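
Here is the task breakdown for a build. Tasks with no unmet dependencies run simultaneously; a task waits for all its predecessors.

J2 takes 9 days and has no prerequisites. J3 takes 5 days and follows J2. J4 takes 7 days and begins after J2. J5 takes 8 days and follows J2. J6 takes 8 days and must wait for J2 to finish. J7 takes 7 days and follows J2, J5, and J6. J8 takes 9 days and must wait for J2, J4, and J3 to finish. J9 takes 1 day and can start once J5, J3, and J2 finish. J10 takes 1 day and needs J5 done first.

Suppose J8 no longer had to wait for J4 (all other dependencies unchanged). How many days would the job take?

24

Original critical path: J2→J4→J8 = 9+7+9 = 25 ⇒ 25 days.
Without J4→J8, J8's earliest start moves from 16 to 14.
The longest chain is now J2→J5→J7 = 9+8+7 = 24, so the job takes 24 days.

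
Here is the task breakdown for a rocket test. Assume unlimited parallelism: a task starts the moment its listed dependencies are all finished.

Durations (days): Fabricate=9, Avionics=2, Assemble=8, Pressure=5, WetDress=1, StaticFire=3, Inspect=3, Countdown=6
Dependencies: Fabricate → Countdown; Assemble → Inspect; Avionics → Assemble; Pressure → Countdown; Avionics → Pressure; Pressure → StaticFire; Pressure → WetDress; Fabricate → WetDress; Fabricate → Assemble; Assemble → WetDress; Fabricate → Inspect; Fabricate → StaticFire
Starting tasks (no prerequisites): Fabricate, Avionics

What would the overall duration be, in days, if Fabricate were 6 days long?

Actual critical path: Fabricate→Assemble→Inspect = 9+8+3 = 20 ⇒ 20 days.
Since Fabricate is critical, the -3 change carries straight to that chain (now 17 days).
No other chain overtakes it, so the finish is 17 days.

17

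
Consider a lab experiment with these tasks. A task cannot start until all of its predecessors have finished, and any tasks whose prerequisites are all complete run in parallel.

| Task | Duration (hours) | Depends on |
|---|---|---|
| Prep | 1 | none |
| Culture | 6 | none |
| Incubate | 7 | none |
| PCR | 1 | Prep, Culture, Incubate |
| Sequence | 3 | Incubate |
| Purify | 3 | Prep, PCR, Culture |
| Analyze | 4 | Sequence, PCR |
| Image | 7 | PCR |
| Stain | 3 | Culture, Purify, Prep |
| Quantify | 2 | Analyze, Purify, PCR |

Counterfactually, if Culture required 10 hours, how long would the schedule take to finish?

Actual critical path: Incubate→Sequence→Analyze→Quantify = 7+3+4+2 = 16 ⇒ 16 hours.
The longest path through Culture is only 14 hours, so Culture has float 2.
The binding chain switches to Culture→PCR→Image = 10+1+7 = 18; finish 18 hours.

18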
--
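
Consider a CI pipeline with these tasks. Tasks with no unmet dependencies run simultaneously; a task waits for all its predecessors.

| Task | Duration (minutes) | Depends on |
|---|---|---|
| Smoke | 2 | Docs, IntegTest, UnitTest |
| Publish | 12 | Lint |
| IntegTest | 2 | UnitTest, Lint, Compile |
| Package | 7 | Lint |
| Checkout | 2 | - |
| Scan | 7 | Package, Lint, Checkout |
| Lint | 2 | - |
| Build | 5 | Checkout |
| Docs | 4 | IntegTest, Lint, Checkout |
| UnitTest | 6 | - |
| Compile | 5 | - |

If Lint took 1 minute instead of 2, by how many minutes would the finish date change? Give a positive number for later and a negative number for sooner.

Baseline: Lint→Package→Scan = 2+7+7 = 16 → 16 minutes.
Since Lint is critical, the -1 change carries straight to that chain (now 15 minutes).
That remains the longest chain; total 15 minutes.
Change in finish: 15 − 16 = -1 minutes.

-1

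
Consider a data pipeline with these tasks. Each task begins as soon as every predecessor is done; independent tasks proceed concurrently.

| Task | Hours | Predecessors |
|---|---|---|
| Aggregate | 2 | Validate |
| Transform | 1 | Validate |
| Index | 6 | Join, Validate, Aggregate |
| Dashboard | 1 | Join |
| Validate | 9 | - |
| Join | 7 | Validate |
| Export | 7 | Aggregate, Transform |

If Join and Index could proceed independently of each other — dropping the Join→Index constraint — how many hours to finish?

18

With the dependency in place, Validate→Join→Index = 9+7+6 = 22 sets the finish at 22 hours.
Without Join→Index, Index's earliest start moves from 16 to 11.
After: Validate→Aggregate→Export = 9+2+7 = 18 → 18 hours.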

** REQUIREMENT **
Work out how many lines of the listing above include the word "Compile". Report only the number.

** SOLUTION FOR THIS EXERCISE **
2